*** Excerpted records Section Begins ***

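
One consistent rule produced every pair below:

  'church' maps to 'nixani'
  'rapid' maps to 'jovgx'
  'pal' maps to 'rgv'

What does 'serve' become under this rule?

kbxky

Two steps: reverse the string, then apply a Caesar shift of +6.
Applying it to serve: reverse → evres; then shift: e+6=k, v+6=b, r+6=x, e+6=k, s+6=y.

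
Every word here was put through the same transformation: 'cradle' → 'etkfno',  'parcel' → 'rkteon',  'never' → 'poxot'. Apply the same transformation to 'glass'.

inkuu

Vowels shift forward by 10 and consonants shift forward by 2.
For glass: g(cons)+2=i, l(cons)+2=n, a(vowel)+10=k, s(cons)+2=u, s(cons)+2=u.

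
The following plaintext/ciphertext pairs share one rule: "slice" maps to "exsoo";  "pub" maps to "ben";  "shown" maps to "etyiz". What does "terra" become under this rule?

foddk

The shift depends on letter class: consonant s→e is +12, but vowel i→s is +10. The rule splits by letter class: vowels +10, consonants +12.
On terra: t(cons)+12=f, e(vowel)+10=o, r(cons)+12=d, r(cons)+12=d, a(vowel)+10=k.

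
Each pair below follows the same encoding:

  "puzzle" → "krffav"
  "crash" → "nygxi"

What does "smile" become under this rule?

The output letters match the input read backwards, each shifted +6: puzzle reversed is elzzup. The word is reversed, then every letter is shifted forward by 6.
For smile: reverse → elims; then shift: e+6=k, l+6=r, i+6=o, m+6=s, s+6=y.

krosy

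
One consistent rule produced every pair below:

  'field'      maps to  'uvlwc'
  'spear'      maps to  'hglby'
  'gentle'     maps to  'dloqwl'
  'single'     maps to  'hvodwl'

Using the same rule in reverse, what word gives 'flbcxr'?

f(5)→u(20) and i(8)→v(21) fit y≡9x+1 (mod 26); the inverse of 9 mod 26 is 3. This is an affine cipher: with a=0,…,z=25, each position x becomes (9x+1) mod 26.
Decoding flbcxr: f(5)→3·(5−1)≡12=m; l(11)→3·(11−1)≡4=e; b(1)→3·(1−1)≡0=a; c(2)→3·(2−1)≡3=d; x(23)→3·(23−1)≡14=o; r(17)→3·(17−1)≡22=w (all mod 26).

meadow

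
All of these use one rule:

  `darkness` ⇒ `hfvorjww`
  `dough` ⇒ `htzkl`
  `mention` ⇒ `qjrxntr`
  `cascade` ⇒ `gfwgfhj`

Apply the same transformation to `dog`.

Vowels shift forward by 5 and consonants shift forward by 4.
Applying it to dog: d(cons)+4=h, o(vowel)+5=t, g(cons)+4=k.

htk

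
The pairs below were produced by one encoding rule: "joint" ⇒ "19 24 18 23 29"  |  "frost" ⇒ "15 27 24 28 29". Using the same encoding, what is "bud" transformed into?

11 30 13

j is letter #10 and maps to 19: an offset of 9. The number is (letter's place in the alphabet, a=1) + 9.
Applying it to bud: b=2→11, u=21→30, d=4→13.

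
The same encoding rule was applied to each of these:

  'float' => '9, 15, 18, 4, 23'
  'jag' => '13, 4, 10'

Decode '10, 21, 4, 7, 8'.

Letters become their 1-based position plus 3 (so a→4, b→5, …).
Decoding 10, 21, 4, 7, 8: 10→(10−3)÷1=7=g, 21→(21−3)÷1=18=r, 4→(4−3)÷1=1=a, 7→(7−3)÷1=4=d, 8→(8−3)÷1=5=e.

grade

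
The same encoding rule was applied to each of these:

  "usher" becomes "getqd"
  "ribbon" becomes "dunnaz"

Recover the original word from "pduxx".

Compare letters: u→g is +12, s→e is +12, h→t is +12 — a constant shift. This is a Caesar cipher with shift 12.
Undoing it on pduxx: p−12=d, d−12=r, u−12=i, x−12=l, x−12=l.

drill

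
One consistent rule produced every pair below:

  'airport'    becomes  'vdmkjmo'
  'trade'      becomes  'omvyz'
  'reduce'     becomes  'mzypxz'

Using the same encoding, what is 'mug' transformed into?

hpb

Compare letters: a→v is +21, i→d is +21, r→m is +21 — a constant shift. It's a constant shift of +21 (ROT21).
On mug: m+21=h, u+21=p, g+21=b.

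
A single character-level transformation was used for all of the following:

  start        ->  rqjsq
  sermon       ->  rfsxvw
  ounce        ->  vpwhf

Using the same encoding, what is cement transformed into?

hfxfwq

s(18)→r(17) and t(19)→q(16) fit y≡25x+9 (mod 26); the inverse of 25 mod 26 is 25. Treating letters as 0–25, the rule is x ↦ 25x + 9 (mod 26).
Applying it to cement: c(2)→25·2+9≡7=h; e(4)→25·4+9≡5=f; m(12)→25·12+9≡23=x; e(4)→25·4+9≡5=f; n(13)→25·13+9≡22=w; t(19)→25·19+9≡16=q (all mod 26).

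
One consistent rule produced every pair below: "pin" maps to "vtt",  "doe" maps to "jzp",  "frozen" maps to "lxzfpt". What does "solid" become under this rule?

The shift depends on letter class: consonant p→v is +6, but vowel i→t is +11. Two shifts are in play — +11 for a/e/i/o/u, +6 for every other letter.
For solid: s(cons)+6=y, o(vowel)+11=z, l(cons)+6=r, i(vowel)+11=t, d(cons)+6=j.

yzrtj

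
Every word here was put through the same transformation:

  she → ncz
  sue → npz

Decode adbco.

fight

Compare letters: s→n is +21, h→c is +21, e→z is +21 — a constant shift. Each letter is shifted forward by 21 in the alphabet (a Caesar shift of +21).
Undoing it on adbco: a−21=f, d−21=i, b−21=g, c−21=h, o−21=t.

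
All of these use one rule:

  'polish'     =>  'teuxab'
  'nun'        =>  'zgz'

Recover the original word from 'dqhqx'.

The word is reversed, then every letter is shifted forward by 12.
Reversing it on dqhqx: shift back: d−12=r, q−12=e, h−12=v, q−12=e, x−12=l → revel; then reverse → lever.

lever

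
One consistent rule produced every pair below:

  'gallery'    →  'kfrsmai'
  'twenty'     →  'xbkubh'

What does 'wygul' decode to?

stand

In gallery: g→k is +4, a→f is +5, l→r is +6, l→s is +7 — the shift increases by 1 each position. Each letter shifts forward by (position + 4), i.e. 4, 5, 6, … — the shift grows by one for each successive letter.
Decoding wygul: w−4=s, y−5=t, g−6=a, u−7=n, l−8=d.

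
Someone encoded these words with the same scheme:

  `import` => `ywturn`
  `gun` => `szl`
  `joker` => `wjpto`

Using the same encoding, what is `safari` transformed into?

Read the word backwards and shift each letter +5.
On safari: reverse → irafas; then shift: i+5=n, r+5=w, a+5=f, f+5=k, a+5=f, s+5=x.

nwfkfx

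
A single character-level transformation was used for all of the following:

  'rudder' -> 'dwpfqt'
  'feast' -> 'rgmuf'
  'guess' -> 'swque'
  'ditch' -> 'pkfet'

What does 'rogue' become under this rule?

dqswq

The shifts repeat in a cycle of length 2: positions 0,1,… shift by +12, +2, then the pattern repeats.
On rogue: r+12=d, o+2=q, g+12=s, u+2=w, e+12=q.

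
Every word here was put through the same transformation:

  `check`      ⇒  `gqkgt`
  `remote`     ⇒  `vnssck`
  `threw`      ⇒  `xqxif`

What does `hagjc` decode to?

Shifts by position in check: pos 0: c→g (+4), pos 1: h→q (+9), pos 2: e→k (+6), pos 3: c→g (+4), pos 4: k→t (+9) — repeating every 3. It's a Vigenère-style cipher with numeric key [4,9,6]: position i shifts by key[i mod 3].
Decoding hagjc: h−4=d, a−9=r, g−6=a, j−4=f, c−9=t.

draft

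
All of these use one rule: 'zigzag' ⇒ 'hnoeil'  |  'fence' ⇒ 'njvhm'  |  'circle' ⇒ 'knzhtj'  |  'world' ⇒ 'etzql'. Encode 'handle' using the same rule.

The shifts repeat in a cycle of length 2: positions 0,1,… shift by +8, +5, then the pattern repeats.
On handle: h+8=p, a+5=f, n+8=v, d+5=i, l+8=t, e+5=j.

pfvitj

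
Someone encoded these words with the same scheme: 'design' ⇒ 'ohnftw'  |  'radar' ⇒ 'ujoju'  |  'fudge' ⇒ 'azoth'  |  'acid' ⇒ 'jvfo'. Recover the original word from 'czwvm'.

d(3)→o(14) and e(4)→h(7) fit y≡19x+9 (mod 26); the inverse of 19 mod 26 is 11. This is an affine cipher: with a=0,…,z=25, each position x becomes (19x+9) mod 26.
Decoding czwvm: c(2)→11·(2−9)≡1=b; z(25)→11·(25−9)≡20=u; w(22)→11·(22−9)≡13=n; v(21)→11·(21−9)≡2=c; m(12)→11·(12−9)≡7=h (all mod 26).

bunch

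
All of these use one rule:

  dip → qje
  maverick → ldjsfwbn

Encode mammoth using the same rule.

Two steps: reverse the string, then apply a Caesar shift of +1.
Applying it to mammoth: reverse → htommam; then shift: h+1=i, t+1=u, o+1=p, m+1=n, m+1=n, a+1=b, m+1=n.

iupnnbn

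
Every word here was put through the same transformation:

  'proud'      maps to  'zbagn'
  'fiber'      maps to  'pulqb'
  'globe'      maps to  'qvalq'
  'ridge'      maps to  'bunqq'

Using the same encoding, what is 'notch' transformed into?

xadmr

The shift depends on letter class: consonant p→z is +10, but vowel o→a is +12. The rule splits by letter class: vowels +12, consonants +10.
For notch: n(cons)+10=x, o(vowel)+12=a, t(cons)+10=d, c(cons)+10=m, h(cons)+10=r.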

*** Excerpted records Section Ends ***

Work item: What is needed is an exact printout of every line from the one with "Encode mammoth using the same rule." through the end of the data, including both, and nothing more.

Written solution:
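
Encode mammoth using the same rule.

Two steps: reverse the string, then apply a Caesar shift of +1.
Applying it to mammoth: reverse → htommam; then shift: h+1=i, t+1=u, o+1=p, m+1=n, m+1=n, a+1=b, m+1=n.

iupnnbn

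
Every word here was put through the same transformation:

  'proud'      maps to  'zbagn'
  'fiber'      maps to  'pulqb'
  'globe'      maps to  'qvalq'
  'ridge'      maps to  'bunqq'

Using the same encoding, what is 'notch' transformed into?

xadmr

The shift depends on letter class: consonant p→z is +10, but vowel o→a is +12. The rule splits by letter class: vowels +12, consonants +10.
For notch: n(cons)+10=x, o(vowel)+12=a, t(cons)+10=d, c(cons)+10=m, h(cons)+10=r.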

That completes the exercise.